**** Dataset records ****

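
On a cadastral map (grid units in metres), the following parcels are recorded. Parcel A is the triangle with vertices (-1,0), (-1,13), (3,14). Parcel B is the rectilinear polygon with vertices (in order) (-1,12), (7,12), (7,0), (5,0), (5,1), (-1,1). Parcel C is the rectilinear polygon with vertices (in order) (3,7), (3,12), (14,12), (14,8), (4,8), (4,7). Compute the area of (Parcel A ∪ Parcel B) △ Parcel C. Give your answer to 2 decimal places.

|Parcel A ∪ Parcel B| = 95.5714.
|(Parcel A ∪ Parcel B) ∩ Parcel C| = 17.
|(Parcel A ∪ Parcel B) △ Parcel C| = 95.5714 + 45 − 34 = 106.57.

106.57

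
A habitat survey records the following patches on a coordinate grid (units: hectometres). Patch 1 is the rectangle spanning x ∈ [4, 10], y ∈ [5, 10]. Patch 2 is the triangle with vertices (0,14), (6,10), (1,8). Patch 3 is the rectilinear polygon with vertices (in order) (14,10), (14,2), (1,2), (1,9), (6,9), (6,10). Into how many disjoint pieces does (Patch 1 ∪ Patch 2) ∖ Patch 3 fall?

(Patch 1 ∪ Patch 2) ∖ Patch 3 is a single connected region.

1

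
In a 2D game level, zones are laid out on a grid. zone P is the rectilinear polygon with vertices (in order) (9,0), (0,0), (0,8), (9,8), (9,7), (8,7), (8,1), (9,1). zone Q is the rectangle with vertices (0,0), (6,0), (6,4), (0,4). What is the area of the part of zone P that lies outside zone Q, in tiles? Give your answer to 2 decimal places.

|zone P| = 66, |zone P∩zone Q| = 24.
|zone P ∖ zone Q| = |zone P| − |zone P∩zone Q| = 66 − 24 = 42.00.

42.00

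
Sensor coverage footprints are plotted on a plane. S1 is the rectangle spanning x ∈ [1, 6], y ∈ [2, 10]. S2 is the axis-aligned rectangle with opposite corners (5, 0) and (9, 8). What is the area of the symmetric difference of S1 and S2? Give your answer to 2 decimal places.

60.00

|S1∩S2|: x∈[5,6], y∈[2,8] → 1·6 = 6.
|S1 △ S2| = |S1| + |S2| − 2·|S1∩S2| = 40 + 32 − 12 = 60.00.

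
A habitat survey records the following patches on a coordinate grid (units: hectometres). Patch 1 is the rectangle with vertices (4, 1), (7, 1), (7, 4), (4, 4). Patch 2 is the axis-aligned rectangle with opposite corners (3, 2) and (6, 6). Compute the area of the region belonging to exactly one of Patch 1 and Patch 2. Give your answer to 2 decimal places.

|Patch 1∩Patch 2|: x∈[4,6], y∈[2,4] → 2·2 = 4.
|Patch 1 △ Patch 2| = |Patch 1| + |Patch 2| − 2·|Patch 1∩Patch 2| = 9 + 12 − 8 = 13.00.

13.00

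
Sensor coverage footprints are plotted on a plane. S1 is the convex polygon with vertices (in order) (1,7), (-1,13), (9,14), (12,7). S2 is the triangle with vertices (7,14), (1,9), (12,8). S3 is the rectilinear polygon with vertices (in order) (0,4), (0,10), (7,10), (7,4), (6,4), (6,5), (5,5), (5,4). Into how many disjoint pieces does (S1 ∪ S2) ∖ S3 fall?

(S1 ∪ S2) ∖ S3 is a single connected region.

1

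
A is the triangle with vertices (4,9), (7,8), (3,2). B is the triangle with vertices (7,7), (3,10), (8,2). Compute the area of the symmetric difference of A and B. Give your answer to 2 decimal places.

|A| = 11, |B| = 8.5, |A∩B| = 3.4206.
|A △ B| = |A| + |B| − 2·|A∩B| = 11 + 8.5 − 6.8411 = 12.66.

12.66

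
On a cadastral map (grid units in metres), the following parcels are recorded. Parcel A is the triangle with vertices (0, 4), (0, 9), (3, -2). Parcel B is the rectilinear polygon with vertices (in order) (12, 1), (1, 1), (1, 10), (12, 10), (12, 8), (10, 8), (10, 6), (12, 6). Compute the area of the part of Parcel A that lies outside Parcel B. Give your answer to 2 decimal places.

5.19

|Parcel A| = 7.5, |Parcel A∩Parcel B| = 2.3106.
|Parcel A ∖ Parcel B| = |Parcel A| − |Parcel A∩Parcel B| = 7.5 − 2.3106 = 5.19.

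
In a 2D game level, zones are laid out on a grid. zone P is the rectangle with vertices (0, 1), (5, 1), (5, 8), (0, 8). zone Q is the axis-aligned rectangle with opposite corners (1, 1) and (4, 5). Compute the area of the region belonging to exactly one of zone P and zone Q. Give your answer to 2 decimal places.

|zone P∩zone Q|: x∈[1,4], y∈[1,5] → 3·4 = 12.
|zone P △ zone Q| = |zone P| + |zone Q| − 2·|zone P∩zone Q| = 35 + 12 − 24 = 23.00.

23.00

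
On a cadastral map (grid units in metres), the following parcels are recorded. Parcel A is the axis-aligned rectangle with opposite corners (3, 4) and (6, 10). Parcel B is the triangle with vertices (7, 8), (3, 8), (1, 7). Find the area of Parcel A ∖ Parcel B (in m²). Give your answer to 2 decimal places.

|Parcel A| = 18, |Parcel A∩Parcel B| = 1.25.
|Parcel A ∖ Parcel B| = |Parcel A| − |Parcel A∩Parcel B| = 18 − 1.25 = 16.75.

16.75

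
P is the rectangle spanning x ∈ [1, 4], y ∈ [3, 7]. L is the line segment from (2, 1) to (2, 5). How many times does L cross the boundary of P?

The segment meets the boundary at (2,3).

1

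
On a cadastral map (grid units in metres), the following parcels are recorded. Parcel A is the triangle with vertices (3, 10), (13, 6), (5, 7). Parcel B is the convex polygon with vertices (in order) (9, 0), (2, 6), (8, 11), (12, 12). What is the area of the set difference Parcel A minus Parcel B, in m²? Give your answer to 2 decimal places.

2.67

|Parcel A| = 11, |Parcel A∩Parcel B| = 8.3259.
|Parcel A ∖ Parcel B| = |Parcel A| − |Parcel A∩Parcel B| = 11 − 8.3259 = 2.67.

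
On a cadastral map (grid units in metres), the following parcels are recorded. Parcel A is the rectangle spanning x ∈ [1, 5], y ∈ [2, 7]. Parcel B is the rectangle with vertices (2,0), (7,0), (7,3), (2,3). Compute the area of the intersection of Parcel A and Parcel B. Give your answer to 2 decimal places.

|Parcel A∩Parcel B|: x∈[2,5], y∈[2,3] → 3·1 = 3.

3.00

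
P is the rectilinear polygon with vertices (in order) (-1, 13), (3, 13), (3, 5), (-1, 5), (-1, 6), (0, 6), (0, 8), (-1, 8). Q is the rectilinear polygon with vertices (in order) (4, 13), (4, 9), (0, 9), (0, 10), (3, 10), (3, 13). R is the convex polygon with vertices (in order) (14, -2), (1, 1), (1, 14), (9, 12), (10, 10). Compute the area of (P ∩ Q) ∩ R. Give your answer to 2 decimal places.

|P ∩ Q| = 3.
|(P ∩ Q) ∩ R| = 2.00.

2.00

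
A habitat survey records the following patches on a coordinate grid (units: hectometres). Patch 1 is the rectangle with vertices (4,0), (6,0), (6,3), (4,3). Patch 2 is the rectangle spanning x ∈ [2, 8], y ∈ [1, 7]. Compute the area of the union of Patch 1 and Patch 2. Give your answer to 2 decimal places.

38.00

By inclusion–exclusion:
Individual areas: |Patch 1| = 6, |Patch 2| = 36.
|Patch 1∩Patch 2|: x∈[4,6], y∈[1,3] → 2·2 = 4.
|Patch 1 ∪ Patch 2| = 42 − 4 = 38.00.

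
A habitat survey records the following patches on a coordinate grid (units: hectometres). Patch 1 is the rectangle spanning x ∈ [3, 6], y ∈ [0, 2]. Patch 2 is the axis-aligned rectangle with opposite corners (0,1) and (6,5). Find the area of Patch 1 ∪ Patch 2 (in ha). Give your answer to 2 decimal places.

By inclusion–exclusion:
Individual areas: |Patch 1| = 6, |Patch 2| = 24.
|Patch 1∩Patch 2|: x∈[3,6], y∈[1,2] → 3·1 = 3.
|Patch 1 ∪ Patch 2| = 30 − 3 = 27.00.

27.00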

****

Exercise brief => Please return exactly the lines that run from the line with "ha). Give your answer to 2 decimal places." through the end of the records above, both included, and nothing more.

Final answer =>
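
A habitat survey records the following patches on a coordinate grid (units: hectometres). Patch 1 is the rectangle spanning x ∈ [3, 6], y ∈ [0, 2]. Patch 2 is the axis-aligned rectangle with opposite corners (0,1) and (6,5). Find the area of Patch 1 ∪ Patch 2 (in ha). Give your answer to 2 decimal places.

By inclusion–exclusion:
Individual areas: |Patch 1| = 6, |Patch 2| = 24.
|Patch 1∩Patch 2|: x∈[3,6], y∈[1,2] → 3·1 = 3.
|Patch 1 ∪ Patch 2| = 30 − 3 = 27.00.

27.00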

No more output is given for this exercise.